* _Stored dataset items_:
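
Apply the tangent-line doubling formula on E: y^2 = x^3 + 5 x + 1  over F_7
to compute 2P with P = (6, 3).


Doubling: s = (3 x1^2 + a) / (2 y1)
s = (3*6^2 + 5) / (2*3) mod 7 = 6
x3 = s^2 - 2 x1 mod 7 = 6^2 - 2*6 = 3
y3 = s (x1 - x3) - y1 mod 7 = 6 * (6 - 3) - 3 = 1

2P = (3, 1)


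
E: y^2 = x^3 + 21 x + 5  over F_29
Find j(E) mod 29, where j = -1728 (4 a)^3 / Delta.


Delta = -16(4 a^3 + 27 b^2) mod 29 = 15
-1728 * (4 a)^3 = -1728 * (4*21)^3 mod 29 = 24
j = 24 * 15^(-1) mod 29 = 19

j = 19 (mod 29)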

* _Directions for this task_: Starting at the line that contains "E: y^2 = x^3 + 21", retype each line through the last one in the records, both included, and add nothing.

* _Completed exercise_:
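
E: y^2 = x^3 + 21 x + 5  over F_29
Find j(E) mod 29, where j = -1728 (4 a)^3 / Delta.


Delta = -16(4 a^3 + 27 b^2) mod 29 = 15
-1728 * (4 a)^3 = -1728 * (4*21)^3 mod 29 = 24
j = 24 * 15^(-1) mod 29 = 19

j = 19 (mod 29)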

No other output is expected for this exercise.